## Records shown
——
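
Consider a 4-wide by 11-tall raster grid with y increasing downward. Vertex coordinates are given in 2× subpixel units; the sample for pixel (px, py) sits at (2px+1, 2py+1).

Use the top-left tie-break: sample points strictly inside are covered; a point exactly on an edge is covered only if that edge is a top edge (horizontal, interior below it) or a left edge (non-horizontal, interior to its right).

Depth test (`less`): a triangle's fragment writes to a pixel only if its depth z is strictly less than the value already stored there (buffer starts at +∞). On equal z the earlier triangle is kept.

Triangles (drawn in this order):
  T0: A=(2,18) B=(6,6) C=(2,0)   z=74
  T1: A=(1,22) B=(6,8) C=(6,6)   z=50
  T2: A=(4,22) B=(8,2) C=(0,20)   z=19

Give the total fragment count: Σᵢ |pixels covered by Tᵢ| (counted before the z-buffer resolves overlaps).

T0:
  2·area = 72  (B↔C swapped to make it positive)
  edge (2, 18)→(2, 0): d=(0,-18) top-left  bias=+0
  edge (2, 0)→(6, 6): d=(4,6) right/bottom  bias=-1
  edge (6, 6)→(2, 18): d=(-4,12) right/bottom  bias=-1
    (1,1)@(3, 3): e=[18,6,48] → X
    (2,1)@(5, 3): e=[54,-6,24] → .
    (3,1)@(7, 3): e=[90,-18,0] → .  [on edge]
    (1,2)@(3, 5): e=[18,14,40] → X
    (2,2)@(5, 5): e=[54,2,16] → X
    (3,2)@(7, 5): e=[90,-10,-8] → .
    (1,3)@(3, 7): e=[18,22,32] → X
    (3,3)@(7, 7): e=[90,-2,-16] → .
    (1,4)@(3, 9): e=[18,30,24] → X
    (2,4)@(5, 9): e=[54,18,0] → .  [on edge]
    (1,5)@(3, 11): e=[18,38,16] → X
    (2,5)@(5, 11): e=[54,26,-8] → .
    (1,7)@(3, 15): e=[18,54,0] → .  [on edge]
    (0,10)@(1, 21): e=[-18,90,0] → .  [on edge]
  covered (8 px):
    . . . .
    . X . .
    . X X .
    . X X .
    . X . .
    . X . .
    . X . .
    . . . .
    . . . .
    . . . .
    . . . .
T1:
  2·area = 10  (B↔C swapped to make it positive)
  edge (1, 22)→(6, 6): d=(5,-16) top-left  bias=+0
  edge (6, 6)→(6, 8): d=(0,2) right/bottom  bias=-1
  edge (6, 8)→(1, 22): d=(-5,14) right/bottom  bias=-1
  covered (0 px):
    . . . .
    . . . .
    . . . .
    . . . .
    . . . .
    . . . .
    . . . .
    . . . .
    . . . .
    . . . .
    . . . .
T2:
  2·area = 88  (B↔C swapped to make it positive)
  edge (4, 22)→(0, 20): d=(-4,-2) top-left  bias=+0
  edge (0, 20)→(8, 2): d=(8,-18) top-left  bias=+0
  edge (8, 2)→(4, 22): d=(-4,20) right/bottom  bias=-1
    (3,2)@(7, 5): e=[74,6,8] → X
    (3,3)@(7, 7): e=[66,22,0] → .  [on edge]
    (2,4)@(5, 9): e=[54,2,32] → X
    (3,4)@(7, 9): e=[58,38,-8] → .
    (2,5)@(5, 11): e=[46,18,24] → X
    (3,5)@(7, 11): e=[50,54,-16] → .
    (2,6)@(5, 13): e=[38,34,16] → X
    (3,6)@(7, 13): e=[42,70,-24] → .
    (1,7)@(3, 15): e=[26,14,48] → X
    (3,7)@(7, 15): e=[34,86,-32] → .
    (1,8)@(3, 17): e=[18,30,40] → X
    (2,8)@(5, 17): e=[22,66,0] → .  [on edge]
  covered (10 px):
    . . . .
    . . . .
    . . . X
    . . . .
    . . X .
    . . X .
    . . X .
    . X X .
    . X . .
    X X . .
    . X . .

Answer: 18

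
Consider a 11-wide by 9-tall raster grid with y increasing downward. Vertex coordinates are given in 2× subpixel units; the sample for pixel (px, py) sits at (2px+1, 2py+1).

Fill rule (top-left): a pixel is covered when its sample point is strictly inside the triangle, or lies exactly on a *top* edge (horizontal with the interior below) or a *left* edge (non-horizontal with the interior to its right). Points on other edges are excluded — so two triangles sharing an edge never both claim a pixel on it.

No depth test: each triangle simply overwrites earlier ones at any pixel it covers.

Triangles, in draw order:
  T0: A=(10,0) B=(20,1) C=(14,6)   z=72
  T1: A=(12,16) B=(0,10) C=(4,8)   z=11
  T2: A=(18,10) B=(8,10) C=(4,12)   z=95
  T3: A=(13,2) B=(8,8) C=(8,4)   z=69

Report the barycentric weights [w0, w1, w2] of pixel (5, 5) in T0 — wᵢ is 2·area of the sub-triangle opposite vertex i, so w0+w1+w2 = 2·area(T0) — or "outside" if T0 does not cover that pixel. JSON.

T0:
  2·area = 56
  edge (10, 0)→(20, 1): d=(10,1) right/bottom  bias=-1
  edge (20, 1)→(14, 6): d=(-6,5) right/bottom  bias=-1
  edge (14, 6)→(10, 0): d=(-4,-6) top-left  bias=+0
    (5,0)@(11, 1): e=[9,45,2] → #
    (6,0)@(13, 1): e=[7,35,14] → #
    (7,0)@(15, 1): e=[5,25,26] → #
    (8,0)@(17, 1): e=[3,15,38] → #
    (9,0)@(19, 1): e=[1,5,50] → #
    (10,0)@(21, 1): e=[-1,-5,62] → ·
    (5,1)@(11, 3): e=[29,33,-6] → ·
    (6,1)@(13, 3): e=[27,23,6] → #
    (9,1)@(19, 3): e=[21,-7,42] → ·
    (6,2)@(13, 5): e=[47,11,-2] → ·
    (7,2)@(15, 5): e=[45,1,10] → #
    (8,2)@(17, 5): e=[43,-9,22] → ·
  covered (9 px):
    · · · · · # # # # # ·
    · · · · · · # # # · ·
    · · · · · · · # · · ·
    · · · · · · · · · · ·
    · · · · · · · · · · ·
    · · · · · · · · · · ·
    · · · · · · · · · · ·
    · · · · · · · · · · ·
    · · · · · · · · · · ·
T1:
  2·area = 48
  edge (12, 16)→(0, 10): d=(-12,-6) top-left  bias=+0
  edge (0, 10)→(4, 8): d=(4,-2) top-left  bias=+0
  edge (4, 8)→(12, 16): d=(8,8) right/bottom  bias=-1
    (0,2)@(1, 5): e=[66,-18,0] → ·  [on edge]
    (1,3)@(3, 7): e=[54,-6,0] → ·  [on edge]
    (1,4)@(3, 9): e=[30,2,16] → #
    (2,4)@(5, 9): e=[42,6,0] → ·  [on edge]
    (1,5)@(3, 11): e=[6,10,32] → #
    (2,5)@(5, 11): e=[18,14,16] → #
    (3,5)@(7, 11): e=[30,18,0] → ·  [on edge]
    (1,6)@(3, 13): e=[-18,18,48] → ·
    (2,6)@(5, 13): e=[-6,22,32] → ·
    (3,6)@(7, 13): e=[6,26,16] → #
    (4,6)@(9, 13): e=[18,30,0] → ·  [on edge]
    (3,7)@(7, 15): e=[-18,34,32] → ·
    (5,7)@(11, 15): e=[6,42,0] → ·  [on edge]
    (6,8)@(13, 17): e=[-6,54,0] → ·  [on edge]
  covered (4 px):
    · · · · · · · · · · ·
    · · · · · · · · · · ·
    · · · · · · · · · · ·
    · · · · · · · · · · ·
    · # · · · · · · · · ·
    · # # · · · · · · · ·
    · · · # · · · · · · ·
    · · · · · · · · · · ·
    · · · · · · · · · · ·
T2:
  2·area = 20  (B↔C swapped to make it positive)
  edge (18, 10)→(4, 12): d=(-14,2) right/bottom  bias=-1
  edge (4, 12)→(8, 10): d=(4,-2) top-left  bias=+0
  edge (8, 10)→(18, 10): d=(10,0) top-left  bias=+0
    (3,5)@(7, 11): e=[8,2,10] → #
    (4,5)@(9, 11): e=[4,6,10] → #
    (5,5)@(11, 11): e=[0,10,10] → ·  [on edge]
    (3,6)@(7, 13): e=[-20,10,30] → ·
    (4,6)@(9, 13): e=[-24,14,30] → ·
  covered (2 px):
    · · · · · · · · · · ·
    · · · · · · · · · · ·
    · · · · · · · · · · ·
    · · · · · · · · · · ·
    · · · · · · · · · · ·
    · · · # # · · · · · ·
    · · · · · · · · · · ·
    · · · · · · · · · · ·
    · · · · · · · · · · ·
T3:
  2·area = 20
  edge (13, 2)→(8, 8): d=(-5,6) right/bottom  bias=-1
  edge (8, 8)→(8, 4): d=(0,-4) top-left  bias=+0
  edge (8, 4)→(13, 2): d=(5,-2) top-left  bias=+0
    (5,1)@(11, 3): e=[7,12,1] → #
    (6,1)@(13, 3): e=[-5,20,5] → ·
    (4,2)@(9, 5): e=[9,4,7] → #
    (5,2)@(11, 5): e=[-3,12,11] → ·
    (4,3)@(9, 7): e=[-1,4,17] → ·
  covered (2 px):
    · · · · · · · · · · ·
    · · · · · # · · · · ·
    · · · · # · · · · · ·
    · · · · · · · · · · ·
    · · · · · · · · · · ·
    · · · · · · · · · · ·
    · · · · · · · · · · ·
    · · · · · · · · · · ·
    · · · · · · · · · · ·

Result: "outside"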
——
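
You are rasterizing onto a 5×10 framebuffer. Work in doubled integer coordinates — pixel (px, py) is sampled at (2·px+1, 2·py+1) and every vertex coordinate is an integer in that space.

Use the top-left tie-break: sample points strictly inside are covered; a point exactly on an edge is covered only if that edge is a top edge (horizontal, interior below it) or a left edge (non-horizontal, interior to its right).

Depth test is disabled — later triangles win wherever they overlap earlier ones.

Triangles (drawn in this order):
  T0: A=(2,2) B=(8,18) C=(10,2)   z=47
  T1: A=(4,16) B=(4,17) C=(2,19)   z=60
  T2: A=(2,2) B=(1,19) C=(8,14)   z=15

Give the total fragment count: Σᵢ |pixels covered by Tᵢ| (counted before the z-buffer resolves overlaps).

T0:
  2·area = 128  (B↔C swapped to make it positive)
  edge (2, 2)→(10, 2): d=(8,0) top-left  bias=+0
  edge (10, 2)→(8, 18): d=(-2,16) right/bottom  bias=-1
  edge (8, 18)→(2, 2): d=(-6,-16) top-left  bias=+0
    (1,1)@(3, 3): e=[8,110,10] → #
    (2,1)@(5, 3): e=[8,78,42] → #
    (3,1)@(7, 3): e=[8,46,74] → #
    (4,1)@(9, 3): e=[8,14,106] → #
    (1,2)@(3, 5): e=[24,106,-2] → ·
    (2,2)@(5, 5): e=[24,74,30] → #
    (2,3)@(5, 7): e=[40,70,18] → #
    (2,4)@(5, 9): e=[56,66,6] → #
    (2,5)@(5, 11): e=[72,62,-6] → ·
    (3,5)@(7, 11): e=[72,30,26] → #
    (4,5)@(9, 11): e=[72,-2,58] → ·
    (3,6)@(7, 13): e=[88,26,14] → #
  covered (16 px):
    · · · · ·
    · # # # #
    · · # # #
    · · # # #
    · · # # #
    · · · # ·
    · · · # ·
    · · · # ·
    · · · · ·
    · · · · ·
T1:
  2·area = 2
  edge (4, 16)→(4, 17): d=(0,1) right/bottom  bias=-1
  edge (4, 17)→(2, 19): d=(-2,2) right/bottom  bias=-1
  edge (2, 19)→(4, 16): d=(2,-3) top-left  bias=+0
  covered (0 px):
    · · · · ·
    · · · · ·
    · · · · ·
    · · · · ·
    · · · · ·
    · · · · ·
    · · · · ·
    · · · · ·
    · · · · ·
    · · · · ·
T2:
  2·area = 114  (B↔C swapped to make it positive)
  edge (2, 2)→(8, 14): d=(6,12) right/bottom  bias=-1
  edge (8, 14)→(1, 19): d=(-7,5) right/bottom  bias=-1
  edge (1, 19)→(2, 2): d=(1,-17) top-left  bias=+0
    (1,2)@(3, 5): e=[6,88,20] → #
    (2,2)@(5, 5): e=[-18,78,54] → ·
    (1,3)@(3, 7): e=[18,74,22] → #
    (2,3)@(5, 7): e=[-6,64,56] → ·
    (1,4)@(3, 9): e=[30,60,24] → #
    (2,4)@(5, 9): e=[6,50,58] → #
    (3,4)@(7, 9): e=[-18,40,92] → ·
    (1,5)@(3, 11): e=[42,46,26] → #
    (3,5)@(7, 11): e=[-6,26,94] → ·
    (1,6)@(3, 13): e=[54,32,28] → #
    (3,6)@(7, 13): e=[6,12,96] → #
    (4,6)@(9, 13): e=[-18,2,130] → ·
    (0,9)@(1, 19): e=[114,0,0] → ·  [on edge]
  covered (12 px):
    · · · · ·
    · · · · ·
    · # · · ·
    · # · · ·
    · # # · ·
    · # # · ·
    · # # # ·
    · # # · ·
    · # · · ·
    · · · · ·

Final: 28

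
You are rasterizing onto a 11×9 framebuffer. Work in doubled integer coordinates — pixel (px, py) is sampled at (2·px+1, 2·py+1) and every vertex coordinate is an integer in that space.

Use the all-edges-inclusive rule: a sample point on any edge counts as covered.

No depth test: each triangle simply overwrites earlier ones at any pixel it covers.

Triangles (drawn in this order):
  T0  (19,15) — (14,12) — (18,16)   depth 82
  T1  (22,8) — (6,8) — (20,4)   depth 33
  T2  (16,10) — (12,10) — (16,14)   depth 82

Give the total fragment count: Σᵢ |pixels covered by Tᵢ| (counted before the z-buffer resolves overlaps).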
——
## Task details
Using the material above, return every line that holds the string "wide".

## Reply to the task
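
Consider a 4-wide by 11-tall raster grid with y increasing downward. Vertex coordinates are given in 2× subpixel units; the sample for pixel (px, py) sits at (2px+1, 2py+1).
Consider a 11-wide by 9-tall raster grid with y increasing downward. Vertex coordinates are given in 2× subpixel units; the sample for pixel (px, py) sits at (2px+1, 2py+1).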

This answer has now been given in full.